▸ **ACTIVITY**
Return the data exactly, but only from the line containing "In a small open" through its last line.
EXTRACTED INFORMATION section start
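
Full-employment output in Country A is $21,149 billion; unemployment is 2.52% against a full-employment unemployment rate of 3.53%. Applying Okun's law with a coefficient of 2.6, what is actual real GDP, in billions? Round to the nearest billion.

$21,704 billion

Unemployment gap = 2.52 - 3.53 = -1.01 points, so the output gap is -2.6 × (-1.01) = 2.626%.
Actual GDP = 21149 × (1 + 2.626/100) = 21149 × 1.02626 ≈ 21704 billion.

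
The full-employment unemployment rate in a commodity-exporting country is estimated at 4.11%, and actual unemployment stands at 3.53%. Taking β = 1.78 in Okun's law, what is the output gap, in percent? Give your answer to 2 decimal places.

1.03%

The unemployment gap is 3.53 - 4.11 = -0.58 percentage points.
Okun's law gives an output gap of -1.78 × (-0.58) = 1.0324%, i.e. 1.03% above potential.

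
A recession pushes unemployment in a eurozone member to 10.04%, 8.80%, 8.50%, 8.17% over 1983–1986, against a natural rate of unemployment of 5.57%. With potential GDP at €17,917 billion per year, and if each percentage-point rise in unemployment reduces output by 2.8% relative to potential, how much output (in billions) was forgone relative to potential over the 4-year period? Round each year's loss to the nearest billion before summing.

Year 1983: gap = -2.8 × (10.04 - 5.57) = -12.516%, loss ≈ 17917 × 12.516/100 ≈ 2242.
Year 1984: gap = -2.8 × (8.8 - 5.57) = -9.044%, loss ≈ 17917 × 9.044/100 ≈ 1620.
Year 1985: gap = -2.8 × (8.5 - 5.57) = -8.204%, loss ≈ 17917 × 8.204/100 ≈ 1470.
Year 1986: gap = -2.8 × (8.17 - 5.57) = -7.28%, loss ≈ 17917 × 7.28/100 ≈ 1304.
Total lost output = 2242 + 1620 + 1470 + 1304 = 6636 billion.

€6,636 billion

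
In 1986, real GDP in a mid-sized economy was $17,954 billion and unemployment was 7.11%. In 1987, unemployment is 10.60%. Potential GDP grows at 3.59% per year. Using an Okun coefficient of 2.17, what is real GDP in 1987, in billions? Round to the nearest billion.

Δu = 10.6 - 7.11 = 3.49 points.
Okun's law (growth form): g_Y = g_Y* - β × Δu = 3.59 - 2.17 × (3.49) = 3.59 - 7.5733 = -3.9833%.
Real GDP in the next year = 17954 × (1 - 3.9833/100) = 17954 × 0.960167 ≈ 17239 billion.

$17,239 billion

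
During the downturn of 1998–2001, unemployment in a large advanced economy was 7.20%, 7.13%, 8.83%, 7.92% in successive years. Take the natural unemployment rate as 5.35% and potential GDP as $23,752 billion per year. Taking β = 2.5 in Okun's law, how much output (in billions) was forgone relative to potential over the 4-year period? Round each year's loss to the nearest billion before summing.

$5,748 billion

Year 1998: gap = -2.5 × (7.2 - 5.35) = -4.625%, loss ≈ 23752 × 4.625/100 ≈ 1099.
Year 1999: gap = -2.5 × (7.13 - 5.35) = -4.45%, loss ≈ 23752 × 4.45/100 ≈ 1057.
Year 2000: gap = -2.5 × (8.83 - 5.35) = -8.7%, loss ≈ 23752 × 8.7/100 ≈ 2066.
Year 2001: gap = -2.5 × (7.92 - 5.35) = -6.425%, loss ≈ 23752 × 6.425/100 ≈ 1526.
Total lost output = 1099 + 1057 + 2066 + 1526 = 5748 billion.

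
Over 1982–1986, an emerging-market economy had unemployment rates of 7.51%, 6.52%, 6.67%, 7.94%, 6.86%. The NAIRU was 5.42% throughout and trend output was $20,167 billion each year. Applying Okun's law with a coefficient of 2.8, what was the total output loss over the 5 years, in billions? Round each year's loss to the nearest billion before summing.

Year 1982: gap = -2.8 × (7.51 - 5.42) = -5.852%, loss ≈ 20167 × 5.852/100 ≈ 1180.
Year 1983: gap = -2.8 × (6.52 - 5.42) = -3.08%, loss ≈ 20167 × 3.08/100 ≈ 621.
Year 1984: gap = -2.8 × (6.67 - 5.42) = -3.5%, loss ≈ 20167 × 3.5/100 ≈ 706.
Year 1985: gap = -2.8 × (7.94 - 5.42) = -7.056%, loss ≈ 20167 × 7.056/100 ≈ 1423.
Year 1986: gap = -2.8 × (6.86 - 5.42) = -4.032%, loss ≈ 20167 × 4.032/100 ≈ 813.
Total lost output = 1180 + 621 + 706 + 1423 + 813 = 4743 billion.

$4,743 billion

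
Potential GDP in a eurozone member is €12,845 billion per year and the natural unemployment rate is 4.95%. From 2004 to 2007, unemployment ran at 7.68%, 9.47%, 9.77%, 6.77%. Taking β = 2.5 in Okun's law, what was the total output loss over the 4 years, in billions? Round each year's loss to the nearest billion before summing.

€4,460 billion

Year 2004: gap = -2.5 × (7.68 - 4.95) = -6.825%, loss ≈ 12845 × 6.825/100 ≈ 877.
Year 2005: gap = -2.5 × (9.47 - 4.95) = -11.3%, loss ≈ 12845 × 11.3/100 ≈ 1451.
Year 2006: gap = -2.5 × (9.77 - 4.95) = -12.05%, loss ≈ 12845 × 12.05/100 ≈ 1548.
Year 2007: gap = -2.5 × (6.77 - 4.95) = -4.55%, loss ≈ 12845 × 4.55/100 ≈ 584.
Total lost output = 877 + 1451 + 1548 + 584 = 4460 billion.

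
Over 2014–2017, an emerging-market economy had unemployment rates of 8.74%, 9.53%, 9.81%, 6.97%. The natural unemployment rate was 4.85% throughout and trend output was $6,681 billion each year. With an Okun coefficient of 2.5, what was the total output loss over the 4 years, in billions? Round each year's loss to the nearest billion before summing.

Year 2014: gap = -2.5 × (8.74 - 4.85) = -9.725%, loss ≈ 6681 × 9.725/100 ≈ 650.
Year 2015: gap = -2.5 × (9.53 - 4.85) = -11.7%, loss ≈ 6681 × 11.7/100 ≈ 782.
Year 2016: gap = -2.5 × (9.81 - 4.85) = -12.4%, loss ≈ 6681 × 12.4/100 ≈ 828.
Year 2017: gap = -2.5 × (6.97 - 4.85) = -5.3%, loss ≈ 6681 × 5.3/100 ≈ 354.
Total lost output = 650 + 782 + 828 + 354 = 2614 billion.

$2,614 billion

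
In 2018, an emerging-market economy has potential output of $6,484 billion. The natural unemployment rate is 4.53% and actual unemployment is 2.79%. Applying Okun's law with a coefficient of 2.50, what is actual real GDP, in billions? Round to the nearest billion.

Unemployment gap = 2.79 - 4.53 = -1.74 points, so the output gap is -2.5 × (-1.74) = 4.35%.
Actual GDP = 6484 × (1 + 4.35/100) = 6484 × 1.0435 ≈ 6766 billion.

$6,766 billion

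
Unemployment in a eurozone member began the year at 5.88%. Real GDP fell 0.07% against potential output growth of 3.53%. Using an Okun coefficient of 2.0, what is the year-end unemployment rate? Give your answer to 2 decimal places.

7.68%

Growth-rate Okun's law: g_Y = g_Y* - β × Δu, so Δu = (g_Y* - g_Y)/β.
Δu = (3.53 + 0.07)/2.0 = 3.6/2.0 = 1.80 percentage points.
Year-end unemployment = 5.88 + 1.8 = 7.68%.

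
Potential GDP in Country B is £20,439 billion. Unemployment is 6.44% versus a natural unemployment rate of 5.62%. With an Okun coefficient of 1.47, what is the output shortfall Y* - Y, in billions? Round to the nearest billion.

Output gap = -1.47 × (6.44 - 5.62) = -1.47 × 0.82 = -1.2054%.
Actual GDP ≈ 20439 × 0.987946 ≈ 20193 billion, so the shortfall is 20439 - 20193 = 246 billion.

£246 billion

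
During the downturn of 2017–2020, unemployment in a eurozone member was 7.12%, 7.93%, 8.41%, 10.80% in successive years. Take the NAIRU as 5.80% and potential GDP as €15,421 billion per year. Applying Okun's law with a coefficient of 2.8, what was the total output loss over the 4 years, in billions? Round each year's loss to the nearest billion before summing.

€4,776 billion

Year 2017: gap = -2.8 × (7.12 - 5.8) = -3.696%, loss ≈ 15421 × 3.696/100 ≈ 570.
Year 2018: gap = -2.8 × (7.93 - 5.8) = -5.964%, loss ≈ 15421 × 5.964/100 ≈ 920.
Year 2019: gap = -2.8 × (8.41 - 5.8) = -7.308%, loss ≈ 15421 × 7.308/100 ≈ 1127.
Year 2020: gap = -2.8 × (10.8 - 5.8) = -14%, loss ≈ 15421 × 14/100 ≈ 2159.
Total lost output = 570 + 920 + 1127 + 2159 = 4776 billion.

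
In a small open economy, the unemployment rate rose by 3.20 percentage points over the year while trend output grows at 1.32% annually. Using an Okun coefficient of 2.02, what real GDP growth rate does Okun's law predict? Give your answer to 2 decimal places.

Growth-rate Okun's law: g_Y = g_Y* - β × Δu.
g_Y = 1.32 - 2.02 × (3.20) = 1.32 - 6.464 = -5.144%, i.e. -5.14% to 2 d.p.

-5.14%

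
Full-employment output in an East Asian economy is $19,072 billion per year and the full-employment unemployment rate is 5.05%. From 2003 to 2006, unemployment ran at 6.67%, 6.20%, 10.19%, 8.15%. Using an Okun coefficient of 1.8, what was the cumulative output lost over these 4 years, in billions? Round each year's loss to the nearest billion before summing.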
EXTRACTED INFORMATION section end
▸ **RESPONSE FOR THIS EXERCISE**
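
In a small open economy, the unemployment rate rose by 3.20 percentage points over the year while trend output grows at 1.32% annually. Using an Okun coefficient of 2.02, what real GDP growth rate does Okun's law predict? Give your answer to 2 decimal places.

Growth-rate Okun's law: g_Y = g_Y* - β × Δu.
g_Y = 1.32 - 2.02 × (3.20) = 1.32 - 6.464 = -5.144%, i.e. -5.14% to 2 d.p.

-5.14%

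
Full-employment output in an East Asian economy is $19,072 billion per year and the full-employment unemployment rate is 5.05%. From 2003 to 2006, unemployment ran at 6.67%, 6.20%, 10.19%, 8.15%. Using an Okun coefficient of 1.8, what was the cumulative output lost over these 4 years, in billions? Round each year's loss to the nearest billion before summing.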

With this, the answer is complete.